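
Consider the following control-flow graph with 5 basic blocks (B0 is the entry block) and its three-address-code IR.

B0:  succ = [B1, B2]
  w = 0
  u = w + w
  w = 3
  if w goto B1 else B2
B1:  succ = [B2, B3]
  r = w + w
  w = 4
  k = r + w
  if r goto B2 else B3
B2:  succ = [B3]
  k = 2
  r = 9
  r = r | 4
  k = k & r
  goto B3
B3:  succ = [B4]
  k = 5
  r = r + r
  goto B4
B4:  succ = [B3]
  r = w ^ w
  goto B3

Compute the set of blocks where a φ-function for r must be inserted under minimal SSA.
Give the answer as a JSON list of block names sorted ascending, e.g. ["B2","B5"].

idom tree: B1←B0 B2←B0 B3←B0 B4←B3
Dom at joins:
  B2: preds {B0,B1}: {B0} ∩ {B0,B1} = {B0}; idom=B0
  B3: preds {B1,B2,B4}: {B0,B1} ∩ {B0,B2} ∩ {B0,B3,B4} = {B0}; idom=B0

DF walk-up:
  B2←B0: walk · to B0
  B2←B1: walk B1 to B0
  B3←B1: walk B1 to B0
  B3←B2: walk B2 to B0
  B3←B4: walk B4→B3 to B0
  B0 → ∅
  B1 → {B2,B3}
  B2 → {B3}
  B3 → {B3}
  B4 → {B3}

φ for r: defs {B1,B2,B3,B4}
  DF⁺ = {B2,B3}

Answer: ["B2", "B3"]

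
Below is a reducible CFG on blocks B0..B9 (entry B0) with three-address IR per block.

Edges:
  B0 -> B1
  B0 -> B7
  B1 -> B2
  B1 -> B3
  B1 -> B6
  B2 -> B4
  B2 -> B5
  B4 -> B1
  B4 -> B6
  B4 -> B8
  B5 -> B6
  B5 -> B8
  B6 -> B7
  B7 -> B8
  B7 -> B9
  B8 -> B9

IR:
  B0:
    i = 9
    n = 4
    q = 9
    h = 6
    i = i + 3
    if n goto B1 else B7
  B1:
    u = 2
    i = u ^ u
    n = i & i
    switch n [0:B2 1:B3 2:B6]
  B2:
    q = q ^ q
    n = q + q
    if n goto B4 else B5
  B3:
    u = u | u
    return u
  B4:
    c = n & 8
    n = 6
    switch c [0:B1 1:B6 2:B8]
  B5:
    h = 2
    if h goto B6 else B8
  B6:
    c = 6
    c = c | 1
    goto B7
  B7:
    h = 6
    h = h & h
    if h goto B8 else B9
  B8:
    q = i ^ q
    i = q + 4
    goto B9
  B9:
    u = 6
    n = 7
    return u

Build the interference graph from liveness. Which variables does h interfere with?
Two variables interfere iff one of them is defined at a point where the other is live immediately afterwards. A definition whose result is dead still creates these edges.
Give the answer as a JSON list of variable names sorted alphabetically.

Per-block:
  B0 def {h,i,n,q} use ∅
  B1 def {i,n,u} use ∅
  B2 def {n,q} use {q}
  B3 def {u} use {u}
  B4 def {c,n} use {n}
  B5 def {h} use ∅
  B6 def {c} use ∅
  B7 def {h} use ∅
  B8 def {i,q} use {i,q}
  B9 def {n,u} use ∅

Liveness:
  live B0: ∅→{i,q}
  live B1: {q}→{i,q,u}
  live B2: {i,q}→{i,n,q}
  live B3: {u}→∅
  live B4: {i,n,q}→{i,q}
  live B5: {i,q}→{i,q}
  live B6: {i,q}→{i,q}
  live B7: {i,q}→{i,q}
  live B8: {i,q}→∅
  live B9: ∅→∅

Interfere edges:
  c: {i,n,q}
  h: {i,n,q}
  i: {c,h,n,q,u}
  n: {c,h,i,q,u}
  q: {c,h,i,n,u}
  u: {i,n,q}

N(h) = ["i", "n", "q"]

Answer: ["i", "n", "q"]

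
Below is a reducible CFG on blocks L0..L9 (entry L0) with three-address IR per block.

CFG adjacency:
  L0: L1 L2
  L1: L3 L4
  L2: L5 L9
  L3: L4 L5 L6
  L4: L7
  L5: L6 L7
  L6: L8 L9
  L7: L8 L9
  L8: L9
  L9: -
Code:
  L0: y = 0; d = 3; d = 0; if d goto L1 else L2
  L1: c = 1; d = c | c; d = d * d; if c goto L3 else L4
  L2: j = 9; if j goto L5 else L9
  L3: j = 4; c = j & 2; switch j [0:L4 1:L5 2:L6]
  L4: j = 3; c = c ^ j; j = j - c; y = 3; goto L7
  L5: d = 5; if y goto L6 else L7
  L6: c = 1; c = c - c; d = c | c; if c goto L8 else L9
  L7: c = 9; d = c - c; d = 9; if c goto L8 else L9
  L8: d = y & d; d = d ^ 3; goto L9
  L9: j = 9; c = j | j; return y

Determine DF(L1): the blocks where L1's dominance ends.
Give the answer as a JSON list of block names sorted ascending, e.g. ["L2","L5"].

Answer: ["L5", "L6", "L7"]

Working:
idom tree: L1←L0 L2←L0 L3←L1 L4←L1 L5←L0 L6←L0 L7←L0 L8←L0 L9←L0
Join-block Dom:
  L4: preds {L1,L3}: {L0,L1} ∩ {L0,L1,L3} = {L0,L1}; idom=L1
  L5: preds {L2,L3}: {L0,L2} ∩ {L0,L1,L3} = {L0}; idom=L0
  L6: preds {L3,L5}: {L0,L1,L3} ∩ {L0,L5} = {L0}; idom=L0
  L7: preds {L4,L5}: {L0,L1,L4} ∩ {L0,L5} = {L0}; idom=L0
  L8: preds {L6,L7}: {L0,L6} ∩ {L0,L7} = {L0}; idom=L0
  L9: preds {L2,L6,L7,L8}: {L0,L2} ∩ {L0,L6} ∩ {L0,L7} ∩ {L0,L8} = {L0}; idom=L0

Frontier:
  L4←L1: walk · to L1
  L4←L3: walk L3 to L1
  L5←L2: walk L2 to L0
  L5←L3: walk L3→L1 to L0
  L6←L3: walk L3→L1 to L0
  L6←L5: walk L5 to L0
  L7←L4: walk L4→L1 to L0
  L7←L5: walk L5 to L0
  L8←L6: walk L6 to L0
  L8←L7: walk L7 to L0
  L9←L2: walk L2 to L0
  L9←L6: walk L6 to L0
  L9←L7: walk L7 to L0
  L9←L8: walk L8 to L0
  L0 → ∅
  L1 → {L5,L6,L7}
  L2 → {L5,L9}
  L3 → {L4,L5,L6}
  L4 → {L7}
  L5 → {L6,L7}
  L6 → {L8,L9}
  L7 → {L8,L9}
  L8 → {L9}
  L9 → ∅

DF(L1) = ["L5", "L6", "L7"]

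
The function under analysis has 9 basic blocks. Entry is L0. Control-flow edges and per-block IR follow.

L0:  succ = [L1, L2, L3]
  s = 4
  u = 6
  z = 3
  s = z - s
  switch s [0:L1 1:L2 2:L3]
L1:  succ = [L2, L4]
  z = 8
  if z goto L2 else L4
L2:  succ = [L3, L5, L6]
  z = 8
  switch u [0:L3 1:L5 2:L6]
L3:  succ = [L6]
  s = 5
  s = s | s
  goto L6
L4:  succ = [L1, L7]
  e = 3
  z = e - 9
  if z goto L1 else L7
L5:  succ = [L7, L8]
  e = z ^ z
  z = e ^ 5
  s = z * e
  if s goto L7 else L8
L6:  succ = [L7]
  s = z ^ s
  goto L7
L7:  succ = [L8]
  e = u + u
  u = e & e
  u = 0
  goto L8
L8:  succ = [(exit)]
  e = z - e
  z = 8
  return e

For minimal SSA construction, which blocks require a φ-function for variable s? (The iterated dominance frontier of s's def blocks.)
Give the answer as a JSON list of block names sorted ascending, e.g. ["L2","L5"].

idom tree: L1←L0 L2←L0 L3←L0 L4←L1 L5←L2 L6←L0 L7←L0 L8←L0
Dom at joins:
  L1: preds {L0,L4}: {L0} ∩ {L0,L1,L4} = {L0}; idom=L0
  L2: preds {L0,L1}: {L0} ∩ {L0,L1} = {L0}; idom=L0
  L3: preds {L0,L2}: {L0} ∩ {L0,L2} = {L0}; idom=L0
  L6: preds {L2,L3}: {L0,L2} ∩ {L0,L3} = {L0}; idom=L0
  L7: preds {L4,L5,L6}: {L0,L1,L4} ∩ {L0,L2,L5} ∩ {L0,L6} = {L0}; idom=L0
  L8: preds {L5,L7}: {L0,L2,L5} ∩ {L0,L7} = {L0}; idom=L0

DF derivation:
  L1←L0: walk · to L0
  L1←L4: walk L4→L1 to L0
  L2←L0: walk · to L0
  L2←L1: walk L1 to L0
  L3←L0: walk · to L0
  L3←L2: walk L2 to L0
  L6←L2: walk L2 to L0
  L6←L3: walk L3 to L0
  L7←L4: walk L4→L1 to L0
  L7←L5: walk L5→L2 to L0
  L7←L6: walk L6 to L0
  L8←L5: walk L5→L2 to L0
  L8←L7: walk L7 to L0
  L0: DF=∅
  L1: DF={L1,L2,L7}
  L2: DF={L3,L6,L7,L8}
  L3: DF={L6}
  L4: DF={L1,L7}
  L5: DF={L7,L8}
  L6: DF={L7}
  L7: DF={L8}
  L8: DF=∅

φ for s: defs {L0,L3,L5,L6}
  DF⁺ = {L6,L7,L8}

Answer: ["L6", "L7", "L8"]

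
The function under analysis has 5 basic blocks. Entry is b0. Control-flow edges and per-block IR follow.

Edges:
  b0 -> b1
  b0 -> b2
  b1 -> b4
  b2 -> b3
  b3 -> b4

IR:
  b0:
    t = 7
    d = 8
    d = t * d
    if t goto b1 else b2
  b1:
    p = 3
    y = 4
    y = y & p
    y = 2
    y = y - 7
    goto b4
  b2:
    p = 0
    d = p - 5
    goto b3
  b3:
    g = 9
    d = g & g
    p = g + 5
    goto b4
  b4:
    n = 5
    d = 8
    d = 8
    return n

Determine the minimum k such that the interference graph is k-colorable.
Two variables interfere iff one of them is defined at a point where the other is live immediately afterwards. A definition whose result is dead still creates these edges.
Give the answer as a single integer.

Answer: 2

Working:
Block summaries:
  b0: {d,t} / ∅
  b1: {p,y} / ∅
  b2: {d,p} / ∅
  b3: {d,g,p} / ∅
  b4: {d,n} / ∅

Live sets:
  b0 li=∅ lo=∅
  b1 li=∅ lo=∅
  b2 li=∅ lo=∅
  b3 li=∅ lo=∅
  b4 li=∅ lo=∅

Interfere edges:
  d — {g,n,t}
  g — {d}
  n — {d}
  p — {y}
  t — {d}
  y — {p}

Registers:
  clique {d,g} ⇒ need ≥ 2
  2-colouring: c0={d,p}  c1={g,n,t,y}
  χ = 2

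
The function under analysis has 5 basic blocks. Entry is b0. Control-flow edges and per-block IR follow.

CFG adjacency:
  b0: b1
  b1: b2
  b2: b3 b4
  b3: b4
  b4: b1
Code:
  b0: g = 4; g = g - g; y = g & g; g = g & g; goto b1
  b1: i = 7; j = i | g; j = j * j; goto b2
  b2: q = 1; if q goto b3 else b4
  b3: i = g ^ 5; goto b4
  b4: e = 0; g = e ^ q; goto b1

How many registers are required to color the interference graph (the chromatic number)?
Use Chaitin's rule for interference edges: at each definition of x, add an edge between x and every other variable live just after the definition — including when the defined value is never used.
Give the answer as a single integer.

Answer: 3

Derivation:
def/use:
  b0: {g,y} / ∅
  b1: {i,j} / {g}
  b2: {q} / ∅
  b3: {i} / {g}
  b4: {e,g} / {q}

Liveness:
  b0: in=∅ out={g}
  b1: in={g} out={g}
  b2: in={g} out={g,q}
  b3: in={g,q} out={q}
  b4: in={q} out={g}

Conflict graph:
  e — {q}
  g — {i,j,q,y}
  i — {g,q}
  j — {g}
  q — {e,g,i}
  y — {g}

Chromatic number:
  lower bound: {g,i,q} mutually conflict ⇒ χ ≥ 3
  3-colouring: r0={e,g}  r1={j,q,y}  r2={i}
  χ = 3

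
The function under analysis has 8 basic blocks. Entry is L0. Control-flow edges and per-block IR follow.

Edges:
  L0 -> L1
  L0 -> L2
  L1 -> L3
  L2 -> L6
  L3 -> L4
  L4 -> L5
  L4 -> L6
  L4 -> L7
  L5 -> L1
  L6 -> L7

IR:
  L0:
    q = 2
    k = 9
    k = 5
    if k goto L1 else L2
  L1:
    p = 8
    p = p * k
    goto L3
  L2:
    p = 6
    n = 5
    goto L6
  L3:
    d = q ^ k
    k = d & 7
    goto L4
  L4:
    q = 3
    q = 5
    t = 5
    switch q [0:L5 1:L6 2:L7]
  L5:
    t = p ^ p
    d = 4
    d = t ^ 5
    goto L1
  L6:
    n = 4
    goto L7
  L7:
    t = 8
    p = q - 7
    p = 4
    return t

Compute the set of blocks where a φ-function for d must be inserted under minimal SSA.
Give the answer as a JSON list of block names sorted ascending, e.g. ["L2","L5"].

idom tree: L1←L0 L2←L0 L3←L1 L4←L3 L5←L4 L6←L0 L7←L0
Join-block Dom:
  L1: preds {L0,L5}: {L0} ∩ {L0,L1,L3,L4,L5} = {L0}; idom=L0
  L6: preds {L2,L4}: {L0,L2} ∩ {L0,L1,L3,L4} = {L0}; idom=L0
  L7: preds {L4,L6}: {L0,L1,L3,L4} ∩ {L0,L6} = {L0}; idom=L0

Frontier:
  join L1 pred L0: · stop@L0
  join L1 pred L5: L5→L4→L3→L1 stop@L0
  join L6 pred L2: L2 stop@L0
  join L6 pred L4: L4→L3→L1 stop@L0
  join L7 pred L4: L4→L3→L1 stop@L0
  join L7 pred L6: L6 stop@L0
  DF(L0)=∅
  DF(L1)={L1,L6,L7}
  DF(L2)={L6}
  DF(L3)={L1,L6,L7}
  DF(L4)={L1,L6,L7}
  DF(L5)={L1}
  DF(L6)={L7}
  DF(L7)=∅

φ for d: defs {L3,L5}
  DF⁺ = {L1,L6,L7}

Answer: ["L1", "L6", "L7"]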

□ □ □

Ending with the line containing "Compute the set of blocks where a φ-function for r", please print exactly the lines of the material above from its first line onward, and nothing else.

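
Consider the following control-flow graph with 5 basic blocks (B0 is the entry block) and its three-address-code IR.

B0:  succ = [B1, B2]
  w = 0
  u = w + w
  w = 3
  if w goto B1 else B2
B1:  succ = [B2, B3]
  r = w + w
  w = 4
  k = r + w
  if r goto B2 else B3
B2:  succ = [B3]
  k = 2
  r = 9
  r = r | 4
  k = k & r
  goto B3
B3:  succ = [B4]
  k = 5
  r = r + r
  goto B4
B4:  succ = [B3]
  r = w ^ w
  goto B3

Compute the set of blocks where a φ-function for r must be inserted under minimal SSA.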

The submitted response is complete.